---- Information

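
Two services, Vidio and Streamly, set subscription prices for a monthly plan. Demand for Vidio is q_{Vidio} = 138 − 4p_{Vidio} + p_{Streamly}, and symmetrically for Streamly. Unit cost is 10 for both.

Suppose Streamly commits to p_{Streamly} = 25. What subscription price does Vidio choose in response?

Vidio's profit: π = (p_{Vidio} − 10)(138 − 4p_{Vidio} + p_{Streamly}).
∂π/∂p_{Vidio} = 178 − 8p_{Vidio} + p_{Streamly} = 0 ⇒ p_{Vidio} = 22.25 + 0.125p_{Streamly}.
At p_{Streamly} = 25: p_{Vidio} = 22.25 + 0.125·25 = 25.375.

25.375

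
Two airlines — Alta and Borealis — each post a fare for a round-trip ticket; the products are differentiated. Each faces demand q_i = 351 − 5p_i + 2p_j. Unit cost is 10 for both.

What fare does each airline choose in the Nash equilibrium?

50.125

Alta's profit: π = (p_{Alta} − 10)(351 − 5p_{Alta} + 2p_{Borealis}).
∂π/∂p_{Alta} = 401 − 10p_{Alta} + 2p_{Borealis} = 0 ⇒ p_{Alta} = 40.1 + 0.2p_{Borealis}.
The game is symmetric, so in equilibrium p_{Borealis} = p_{Alta}: the reaction function gives 0.8p_{Alta} = 40.1, hence p_{Alta} = 50.125.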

--------

= Task objective =
Return, from the data, each line that has the word "cost" in it.

= Response area =
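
Two services, Vidio and Streamly, set subscription prices for a monthly plan. Demand for Vidio is q_{Vidio} = 138 − 4p_{Vidio} + p_{Streamly}, and symmetrically for Streamly. Unit cost is 10 for both.
Two airlines — Alta and Borealis — each post a fare for a round-trip ticket; the products are differentiated. Each faces demand q_i = 351 − 5p_i + 2p_j. Unit cost is 10 for both.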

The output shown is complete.